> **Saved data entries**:
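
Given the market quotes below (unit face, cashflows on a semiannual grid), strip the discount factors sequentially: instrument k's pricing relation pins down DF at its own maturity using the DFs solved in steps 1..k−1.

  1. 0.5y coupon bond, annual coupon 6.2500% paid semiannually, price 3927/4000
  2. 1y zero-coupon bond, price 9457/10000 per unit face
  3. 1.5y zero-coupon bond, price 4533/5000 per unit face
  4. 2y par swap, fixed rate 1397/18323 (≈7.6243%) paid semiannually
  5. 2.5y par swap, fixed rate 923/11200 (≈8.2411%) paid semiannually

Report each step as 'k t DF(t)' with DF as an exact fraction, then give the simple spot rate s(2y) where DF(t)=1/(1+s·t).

1 1/2 119/125
2 1 9457/10000
3 3/2 4533/5000
4 2 8603/10000
5 5/2 4077/5000
s(2y) = (1/(8603/10000) − 1)/(2) = 1397/17206 ≈ 8.1193%

step 1 [0.5y] bond c/2=1/32: DF=(3927/4000 − 1/32·(0))/(1+1/32) = 119/125 ≈ 0.952000
step 2 [1y] zero: DF = P = 9457/10000 ≈ 0.945700
step 3 [1.5y] zero: DF = P = 4533/5000 ≈ 0.906600
step 4 [2y] swap r/2=1397/36646: DF=(1 − 1397/36646·(0.952000+0.945700+0.906600))/(1+1397/36646) = 8603/10000 ≈ 0.860300
step 5 [2.5y] swap r/2=923/22400: DF=(1 − 923/22400·(0.952000+0.945700+0.906600+0.860300))/(1+923/22400) = 4077/5000 ≈ 0.815400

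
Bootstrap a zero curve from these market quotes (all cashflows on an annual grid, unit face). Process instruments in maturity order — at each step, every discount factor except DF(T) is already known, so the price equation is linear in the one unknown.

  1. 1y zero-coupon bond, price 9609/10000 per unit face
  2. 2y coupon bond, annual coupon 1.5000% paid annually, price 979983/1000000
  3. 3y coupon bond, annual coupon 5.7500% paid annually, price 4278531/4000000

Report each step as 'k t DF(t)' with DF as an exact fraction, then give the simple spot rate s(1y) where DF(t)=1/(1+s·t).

step 1 [1y] zero: DF = P = 9609/10000 ≈ 0.960900
step 2 [2y] bond c/1=3/200: DF=(979983/1000000 − 3/200·(0.960900))/(1+3/200) = 9513/10000 ≈ 0.951300
step 3 [3y] bond c/1=23/400: DF=(4278531/4000000 − 23/400·(0.960900+0.951300))/(1+23/400) = 363/400 ≈ 0.907500

1 1 9609/10000
2 2 9513/10000
3 3 363/400
s(1y) = (1/(9609/10000) − 1)/(1) = 391/9609 ≈ 4.0691%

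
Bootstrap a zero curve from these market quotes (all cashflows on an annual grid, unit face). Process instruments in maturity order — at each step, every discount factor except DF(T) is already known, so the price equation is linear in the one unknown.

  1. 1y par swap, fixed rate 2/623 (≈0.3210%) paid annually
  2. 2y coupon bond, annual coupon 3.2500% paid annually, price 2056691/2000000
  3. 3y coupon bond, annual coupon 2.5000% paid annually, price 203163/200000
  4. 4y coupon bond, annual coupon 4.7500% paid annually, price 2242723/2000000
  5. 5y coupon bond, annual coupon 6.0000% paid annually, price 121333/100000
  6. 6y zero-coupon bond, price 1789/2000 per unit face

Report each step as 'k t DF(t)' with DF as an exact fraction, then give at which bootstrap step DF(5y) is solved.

step 1 [1y] swap r/1=2/623: DF=(1 − 2/623·(0))/(1+2/623) = 623/625 ≈ 0.996800
step 2 [2y] bond c/1=13/400: DF=(2056691/2000000 − 13/400·(0.996800))/(1+13/400) = 4823/5000 ≈ 0.964600
step 3 [3y] bond c/1=1/40: DF=(203163/200000 − 1/40·(0.996800+0.964600))/(1+1/40) = 1179/1250 ≈ 0.943200
step 4 [4y] bond c/1=19/400: DF=(2242723/2000000 − 19/400·(0.996800+0.964600+0.943200))/(1+19/400) = 2347/2500 ≈ 0.938800
step 5 [5y] bond c/1=3/50: DF=(121333/100000 − 3/50·(0.996800+0.964600+0.943200+0.938800))/(1+3/50) = 9271/10000 ≈ 0.927100
step 6 [6y] zero: DF = P = 1789/2000 ≈ 0.894500

1 1 623/625
2 2 4823/5000
3 3 1179/1250
4 4 2347/2500
5 5 9271/10000
6 6 1789/2000
DF(5y) is solved at step 5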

> **Task instructions**:
The lines to copy run from the start of the records above through the line holding "2. 1y zero-coupon"; give them exactly, both ends included, and nothing else.

> **Output**:
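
Given the market quotes below (unit face, cashflows on a semiannual grid), strip the discount factors sequentially: instrument k's pricing relation pins down DF at its own maturity using the DFs solved in steps 1..k−1.

  1. 0.5y coupon bond, annual coupon 6.2500% paid semiannually, price 3927/4000
  2. 1y zero-coupon bond, price 9457/10000 per unit face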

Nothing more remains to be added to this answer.